Collected data entries
↓
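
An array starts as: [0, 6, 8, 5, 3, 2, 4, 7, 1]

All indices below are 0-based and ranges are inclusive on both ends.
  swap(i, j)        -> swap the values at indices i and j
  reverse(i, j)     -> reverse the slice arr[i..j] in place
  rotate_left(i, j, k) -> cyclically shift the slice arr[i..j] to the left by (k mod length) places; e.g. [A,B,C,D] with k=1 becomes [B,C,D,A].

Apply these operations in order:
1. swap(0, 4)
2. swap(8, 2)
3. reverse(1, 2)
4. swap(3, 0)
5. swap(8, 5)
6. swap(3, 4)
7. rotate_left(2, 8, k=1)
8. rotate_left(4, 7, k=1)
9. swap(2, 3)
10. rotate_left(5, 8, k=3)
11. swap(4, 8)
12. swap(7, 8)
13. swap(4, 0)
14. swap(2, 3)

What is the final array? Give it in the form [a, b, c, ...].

Answer: [8, 1, 0, 3, 5, 6, 7, 4, 2]

Derivation:
After 1 (swap(0, 4)): [3, 6, 8, 5, 0, 2, 4, 7, 1]
After 2 (swap(8, 2)): [3, 6, 1, 5, 0, 2, 4, 7, 8]
After 3 (reverse(1, 2)): [3, 1, 6, 5, 0, 2, 4, 7, 8]
After 4 (swap(3, 0)): [5, 1, 6, 3, 0, 2, 4, 7, 8]
After 5 (swap(8, 5)): [5, 1, 6, 3, 0, 8, 4, 7, 2]
After 6 (swap(3, 4)): [5, 1, 6, 0, 3, 8, 4, 7, 2]
After 7 (rotate_left(2, 8, k=1)): [5, 1, 0, 3, 8, 4, 7, 2, 6]
After 8 (rotate_left(4, 7, k=1)): [5, 1, 0, 3, 4, 7, 2, 8, 6]
After 9 (swap(2, 3)): [5, 1, 3, 0, 4, 7, 2, 8, 6]
After 10 (rotate_left(5, 8, k=3)): [5, 1, 3, 0, 4, 6, 7, 2, 8]
After 11 (swap(4, 8)): [5, 1, 3, 0, 8, 6, 7, 2, 4]
After 12 (swap(7, 8)): [5, 1, 3, 0, 8, 6, 7, 4, 2]
After 13 (swap(4, 0)): [8, 1, 3, 0, 5, 6, 7, 4, 2]
After 14 (swap(2, 3)): [8, 1, 0, 3, 5, 6, 7, 4, 2]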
↑
**WORK REQUEST**
Filter the records for the word "indices" and show every line that has it.

**FINAL ANSWER**
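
All indices below are 0-based and ranges are inclusive on both ends.
  swap(i, j)        -> swap the values at indices i and j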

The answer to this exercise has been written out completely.